▶ [Entries supplied]
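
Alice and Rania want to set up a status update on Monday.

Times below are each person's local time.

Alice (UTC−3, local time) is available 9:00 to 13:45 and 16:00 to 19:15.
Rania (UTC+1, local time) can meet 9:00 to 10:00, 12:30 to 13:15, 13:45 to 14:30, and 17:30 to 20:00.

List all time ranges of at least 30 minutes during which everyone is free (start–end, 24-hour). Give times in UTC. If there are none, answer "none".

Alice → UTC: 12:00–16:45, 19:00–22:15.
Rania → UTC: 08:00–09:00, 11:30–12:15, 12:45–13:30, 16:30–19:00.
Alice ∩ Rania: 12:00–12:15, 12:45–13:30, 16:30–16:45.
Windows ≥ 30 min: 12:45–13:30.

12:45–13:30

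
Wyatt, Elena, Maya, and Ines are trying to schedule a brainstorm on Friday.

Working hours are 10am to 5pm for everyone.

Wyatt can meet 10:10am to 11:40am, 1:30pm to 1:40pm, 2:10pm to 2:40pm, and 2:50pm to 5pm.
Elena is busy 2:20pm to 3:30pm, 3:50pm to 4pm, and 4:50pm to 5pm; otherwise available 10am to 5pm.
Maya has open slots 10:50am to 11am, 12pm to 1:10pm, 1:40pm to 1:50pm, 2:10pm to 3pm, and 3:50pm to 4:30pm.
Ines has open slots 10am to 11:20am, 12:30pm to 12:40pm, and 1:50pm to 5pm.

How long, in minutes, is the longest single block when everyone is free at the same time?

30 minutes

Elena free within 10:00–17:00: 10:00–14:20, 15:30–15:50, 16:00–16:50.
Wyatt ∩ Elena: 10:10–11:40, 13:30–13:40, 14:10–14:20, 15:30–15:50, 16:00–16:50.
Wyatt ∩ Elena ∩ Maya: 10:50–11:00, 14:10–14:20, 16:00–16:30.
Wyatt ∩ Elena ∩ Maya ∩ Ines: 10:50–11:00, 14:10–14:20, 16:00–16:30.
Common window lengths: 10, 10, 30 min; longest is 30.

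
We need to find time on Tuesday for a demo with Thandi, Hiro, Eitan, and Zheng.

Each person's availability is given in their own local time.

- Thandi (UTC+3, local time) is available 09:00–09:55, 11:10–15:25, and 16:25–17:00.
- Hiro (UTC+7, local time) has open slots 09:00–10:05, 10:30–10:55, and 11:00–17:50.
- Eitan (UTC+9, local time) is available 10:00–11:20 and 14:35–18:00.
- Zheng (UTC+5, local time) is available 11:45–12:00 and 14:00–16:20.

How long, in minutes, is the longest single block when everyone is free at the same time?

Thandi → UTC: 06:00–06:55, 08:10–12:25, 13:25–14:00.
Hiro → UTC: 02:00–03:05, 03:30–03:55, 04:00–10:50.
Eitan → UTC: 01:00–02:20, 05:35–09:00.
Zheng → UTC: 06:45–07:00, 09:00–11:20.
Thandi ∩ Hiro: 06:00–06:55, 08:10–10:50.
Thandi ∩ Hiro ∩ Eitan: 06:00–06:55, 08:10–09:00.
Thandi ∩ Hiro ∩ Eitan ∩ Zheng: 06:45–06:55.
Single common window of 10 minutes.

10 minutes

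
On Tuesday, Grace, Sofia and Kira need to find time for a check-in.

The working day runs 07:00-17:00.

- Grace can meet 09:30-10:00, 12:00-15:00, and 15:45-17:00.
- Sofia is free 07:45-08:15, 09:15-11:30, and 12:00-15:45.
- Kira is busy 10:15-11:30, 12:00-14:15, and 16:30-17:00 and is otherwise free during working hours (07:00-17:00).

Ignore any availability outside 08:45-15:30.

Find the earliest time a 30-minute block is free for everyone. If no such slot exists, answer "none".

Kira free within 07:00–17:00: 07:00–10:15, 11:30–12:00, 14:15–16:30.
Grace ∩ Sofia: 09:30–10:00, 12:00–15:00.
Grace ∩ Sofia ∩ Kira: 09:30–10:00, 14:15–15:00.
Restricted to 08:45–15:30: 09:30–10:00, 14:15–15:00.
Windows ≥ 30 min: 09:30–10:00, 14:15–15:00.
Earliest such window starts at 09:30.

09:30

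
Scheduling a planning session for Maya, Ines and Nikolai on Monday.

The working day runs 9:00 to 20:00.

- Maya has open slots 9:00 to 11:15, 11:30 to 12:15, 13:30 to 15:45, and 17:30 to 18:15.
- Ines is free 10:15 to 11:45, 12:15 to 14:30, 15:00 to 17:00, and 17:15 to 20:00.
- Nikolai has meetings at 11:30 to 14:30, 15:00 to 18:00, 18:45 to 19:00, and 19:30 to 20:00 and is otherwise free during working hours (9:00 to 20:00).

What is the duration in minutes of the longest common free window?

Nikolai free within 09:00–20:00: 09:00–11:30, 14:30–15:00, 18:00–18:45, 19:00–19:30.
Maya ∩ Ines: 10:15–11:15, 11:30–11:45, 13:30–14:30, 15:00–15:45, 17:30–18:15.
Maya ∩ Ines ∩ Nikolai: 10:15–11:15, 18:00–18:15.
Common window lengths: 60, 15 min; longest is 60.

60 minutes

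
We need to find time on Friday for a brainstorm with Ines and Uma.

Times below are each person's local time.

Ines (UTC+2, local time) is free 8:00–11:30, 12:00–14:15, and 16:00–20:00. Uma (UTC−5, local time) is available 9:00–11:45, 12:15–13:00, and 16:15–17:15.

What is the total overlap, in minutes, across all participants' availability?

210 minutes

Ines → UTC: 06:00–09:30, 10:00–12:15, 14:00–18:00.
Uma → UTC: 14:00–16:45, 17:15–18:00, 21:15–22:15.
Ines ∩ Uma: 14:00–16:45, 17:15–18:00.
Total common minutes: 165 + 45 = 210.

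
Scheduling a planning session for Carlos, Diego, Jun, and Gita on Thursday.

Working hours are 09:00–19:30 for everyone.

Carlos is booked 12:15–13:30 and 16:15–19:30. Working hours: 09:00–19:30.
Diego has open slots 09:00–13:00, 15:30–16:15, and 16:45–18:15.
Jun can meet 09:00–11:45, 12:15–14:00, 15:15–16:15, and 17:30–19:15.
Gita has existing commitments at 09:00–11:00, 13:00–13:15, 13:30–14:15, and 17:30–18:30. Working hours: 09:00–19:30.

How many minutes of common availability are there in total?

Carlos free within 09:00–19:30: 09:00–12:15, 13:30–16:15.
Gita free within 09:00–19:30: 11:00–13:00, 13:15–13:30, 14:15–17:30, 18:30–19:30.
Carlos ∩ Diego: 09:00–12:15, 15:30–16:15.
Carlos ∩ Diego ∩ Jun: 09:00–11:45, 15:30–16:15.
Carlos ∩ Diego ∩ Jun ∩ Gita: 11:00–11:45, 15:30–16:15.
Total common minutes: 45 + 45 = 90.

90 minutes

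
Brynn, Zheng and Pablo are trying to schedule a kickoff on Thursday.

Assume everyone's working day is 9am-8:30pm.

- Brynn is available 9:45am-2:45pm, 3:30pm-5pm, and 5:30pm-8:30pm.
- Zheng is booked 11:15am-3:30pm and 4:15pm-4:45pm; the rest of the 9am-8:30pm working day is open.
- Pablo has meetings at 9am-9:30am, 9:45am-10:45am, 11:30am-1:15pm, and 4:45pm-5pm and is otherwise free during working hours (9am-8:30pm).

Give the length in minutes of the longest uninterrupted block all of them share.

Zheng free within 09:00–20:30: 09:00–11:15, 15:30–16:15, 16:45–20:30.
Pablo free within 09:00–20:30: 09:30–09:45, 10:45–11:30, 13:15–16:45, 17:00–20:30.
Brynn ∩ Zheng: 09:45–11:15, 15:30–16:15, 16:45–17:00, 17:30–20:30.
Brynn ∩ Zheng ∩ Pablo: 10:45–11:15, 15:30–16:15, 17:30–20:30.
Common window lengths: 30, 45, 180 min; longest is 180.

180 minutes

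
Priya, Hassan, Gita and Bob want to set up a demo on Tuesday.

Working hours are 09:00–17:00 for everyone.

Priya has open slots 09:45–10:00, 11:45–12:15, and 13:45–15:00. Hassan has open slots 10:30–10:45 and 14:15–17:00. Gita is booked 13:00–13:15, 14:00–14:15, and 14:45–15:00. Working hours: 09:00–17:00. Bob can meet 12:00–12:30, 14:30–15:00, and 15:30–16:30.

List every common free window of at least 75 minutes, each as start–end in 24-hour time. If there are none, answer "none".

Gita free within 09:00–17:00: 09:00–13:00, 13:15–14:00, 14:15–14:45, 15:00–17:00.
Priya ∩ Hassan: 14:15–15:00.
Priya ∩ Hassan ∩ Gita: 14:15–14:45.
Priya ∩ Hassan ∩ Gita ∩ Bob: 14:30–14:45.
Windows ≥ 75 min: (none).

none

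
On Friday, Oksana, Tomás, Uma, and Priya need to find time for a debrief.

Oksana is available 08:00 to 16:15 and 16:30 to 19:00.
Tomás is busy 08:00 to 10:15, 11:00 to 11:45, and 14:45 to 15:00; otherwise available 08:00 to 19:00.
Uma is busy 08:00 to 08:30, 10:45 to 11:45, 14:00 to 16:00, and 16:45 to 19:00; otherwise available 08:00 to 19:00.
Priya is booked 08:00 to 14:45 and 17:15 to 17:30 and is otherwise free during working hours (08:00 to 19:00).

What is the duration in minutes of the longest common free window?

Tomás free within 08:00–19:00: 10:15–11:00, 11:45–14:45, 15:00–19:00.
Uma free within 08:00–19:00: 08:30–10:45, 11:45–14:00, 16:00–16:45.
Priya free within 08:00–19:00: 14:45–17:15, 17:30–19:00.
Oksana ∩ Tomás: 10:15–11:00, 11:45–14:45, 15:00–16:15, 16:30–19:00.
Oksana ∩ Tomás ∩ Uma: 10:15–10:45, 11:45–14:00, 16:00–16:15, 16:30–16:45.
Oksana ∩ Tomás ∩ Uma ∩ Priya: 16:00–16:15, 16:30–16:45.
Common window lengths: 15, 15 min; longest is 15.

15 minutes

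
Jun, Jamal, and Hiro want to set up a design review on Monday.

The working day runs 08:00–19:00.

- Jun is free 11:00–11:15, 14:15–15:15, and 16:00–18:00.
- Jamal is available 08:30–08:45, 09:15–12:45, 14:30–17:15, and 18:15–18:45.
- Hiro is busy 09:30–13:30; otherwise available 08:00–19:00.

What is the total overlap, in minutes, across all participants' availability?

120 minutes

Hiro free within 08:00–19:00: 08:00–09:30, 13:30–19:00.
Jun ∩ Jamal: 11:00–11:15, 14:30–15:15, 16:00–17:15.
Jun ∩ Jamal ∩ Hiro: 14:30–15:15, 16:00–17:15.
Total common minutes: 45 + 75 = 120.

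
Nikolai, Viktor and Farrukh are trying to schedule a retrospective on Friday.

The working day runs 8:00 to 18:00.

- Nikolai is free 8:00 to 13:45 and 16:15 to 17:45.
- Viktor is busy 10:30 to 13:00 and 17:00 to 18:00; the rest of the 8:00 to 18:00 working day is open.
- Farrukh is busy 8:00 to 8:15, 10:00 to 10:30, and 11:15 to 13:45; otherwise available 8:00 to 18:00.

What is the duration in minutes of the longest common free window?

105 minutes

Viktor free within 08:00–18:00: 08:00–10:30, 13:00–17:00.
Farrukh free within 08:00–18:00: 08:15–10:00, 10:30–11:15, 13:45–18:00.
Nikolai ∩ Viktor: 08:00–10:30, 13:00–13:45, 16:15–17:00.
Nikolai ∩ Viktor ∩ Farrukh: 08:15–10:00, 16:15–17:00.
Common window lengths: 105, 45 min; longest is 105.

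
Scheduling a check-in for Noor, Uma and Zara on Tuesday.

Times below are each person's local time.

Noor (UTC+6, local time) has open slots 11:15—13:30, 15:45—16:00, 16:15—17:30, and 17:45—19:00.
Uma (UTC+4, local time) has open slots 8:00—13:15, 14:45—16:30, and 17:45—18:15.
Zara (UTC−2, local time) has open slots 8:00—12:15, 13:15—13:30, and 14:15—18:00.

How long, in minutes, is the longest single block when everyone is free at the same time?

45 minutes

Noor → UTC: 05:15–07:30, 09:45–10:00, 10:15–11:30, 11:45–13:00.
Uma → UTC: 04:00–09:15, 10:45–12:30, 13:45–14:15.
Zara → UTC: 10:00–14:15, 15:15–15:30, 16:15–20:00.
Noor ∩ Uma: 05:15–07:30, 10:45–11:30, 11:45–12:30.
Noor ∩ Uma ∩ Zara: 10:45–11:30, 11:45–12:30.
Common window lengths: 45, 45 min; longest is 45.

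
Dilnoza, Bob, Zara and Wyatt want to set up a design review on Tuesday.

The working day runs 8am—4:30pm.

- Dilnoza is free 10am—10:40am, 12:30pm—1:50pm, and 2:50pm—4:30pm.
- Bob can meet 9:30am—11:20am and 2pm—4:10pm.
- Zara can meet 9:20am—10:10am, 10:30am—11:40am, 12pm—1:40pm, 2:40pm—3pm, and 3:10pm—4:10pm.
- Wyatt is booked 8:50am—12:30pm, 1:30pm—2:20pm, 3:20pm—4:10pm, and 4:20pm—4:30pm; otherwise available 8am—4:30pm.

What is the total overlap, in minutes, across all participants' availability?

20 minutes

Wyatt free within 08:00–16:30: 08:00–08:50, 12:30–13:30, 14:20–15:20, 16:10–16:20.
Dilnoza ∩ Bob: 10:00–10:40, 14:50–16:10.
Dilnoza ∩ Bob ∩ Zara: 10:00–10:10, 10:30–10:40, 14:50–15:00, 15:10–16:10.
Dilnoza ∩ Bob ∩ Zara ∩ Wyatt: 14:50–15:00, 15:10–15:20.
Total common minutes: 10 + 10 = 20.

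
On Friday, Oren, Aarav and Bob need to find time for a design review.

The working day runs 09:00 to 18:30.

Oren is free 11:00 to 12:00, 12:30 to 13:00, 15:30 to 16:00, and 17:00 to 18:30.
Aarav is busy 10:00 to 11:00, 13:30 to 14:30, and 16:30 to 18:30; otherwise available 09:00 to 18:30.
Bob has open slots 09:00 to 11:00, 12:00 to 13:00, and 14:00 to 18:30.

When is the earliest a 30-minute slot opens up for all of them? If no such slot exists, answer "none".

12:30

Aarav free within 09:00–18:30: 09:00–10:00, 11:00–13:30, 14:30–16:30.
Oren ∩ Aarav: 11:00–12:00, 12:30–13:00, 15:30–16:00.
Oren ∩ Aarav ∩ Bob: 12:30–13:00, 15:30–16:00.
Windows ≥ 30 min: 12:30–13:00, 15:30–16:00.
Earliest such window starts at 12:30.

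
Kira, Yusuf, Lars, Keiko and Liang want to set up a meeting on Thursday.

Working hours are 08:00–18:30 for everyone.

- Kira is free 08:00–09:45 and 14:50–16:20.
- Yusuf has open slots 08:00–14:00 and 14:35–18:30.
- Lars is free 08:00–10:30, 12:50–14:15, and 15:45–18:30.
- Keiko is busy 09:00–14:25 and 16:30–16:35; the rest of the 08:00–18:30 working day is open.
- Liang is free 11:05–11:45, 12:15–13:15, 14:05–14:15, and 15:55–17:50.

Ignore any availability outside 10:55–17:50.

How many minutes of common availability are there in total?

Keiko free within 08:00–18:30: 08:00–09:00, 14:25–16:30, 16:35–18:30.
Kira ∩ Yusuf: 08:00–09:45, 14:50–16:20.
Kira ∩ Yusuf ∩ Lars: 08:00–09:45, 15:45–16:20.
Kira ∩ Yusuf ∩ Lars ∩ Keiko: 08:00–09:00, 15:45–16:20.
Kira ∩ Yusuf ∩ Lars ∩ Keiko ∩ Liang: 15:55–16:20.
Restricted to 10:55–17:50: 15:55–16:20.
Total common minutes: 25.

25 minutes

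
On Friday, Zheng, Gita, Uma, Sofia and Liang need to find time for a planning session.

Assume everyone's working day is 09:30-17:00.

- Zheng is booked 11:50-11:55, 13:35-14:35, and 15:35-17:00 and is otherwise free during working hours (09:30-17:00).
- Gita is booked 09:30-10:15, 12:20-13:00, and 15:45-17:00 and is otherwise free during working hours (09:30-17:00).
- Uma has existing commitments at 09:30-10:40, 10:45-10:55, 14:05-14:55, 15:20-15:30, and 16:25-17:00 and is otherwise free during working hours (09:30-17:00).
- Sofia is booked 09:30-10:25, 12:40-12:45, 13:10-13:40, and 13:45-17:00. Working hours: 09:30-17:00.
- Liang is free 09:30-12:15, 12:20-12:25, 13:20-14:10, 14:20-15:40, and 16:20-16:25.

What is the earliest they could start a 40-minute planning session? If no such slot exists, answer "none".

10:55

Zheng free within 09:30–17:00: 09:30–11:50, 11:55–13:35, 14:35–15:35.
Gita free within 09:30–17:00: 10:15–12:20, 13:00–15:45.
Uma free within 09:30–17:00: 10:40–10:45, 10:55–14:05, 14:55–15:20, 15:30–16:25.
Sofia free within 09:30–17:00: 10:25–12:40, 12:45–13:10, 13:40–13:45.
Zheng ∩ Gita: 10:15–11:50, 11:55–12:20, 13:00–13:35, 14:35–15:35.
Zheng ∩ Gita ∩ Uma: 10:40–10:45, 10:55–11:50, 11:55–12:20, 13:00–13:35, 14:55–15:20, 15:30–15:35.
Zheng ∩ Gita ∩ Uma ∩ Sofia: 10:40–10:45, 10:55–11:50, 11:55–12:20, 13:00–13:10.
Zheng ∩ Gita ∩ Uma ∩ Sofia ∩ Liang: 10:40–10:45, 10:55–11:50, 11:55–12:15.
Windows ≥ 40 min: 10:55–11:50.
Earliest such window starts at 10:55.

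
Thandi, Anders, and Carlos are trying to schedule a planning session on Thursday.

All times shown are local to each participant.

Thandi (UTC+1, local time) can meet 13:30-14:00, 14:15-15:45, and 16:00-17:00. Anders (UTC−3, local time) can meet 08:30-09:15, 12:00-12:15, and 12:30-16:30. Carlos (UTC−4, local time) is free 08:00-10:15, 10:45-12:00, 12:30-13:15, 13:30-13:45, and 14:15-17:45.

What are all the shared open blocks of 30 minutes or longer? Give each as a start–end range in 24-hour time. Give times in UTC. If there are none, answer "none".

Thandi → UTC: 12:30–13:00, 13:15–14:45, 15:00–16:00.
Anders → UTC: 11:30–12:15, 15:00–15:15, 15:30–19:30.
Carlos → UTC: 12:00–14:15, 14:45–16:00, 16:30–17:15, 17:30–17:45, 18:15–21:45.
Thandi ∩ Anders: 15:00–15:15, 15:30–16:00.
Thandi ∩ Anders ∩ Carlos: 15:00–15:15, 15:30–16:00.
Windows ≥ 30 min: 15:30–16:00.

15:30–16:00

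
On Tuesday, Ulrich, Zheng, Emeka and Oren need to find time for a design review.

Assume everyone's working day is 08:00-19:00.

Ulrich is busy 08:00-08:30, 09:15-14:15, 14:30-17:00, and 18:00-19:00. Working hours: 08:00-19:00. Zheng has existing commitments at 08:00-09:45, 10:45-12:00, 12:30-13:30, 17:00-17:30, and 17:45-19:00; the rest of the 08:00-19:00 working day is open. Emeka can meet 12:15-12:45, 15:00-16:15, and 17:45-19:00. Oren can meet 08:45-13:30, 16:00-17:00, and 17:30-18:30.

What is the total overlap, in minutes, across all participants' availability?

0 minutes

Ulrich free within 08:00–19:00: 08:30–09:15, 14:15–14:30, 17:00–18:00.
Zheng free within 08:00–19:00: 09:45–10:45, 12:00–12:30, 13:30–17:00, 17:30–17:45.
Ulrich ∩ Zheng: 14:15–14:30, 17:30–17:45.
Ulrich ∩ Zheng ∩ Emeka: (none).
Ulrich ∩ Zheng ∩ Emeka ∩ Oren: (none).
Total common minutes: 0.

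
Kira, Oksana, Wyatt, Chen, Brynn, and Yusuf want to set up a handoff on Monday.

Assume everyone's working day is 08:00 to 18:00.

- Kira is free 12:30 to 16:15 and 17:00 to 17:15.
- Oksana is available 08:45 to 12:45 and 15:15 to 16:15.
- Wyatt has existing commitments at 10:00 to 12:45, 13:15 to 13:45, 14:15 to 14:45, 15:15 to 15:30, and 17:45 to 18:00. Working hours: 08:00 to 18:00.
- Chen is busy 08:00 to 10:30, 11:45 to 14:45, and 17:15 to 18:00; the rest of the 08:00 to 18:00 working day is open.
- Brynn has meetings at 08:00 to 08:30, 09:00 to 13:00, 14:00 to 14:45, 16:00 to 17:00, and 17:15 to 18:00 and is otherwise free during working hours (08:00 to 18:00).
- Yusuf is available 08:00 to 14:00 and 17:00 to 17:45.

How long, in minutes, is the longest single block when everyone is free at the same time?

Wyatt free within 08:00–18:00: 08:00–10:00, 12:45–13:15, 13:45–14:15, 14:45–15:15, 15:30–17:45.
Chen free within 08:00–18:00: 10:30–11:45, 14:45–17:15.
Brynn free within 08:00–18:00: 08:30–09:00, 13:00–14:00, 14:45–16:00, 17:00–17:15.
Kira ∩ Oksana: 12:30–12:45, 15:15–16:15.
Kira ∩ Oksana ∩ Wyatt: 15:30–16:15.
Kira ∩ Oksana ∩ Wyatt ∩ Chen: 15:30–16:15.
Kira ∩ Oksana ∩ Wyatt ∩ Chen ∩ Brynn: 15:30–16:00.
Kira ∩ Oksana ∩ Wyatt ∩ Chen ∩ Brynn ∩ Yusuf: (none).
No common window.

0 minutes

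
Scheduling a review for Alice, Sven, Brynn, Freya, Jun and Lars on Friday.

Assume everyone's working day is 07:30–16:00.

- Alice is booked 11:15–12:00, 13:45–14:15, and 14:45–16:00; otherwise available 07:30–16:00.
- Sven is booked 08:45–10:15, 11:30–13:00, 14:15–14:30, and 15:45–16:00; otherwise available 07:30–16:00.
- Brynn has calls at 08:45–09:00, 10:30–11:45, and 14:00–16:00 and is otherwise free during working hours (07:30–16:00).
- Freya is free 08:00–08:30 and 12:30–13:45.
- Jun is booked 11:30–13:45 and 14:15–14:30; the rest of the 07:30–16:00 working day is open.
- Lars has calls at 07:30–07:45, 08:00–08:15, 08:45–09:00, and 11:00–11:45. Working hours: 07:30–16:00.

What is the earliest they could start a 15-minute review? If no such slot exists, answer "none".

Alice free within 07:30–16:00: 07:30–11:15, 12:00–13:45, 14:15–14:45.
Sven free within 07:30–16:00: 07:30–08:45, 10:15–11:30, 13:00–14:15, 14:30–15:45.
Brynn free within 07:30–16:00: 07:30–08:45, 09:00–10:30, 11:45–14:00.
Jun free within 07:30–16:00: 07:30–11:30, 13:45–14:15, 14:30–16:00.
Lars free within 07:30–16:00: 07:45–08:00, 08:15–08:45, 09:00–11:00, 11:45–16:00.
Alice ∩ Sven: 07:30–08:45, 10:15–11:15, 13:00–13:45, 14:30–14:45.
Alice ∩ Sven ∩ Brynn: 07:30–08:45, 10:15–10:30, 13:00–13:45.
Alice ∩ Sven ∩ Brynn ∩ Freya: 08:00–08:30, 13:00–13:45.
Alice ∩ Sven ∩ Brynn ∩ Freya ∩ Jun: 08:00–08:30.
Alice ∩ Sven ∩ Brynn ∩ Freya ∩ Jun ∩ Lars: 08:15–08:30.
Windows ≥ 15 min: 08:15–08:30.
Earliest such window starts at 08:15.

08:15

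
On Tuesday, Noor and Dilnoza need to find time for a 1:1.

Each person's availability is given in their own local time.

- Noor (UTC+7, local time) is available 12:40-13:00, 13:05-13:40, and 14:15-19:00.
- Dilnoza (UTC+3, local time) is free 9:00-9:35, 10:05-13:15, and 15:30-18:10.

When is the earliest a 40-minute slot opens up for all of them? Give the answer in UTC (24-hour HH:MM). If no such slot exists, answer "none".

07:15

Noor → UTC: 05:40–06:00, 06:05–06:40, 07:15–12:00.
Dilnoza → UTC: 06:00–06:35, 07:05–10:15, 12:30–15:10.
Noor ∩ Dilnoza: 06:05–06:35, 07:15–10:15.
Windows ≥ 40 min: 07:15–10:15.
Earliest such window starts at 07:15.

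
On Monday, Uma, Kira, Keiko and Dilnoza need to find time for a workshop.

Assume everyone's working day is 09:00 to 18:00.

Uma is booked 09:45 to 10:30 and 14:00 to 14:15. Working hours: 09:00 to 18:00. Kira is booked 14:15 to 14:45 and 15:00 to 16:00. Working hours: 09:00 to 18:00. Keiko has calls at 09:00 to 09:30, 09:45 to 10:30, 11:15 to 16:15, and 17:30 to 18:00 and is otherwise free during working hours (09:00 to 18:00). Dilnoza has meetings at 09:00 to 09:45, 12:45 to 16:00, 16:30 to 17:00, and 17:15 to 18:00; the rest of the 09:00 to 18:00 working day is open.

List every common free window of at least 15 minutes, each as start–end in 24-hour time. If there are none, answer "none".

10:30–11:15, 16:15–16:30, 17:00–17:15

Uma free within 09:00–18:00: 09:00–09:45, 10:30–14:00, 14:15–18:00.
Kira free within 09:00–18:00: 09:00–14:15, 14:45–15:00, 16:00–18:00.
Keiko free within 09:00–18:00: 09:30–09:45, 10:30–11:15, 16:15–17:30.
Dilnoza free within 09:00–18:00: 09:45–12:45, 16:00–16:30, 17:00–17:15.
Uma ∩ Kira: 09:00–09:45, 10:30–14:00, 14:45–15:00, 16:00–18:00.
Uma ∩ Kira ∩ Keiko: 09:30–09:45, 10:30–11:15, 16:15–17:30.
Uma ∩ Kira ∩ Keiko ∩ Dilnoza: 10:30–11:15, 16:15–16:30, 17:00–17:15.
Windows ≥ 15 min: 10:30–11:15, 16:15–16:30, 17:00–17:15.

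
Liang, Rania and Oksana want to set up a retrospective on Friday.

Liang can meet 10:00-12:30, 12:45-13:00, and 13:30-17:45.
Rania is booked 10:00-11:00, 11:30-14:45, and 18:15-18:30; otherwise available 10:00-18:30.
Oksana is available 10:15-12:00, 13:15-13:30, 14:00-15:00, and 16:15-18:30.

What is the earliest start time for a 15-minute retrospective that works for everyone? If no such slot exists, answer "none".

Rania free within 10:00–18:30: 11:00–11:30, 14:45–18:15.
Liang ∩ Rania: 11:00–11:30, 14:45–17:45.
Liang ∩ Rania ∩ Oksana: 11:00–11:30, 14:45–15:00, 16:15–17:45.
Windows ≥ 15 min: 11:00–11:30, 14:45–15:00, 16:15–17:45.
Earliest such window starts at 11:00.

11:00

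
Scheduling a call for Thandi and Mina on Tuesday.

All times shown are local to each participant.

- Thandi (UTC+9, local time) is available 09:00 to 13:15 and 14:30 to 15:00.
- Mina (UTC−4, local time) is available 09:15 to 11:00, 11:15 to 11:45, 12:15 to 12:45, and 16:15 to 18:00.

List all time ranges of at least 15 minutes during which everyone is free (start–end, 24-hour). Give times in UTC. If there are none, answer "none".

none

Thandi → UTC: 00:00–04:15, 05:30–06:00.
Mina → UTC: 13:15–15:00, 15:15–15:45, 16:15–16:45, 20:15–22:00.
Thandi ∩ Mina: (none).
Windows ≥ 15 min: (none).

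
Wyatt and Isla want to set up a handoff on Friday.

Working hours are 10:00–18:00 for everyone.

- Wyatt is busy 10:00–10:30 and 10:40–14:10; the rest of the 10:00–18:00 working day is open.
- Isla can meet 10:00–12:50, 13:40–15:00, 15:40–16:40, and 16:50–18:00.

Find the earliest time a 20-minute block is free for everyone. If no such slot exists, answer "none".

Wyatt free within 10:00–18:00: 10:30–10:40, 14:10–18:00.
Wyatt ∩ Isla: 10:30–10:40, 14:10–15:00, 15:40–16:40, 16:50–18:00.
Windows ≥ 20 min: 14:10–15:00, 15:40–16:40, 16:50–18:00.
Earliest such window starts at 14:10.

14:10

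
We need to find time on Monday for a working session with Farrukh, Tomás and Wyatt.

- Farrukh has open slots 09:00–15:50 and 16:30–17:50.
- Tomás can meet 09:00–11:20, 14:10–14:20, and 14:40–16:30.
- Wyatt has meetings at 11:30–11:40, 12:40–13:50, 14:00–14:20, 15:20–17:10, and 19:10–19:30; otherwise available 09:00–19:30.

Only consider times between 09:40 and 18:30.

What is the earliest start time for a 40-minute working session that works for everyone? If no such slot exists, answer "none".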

▶ [Task details] Take the stretch of lines above from the one containing "- Thandi (UTC+3, local" through the one containing "On Tuesday, Grace, Sofia" and repeat it exactly, adding no other line.

▶ [Written answer]
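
- Thandi (UTC+3, local time) is available 09:00–09:55, 11:10–15:25, and 16:25–17:00.
- Hiro (UTC+7, local time) has open slots 09:00–10:05, 10:30–10:55, and 11:00–17:50.
- Eitan (UTC+9, local time) is available 10:00–11:20 and 14:35–18:00.
- Zheng (UTC+5, local time) is available 11:45–12:00 and 14:00–16:20.

How long, in minutes, is the longest single block when everyone is free at the same time?

Thandi → UTC: 06:00–06:55, 08:10–12:25, 13:25–14:00.
Hiro → UTC: 02:00–03:05, 03:30–03:55, 04:00–10:50.
Eitan → UTC: 01:00–02:20, 05:35–09:00.
Zheng → UTC: 06:45–07:00, 09:00–11:20.
Thandi ∩ Hiro: 06:00–06:55, 08:10–10:50.
Thandi ∩ Hiro ∩ Eitan: 06:00–06:55, 08:10–09:00.
Thandi ∩ Hiro ∩ Eitan ∩ Zheng: 06:45–06:55.
Single common window of 10 minutes.

10 minutes

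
On Tuesday, Grace, Sofia and Kira need to find time for a check-in.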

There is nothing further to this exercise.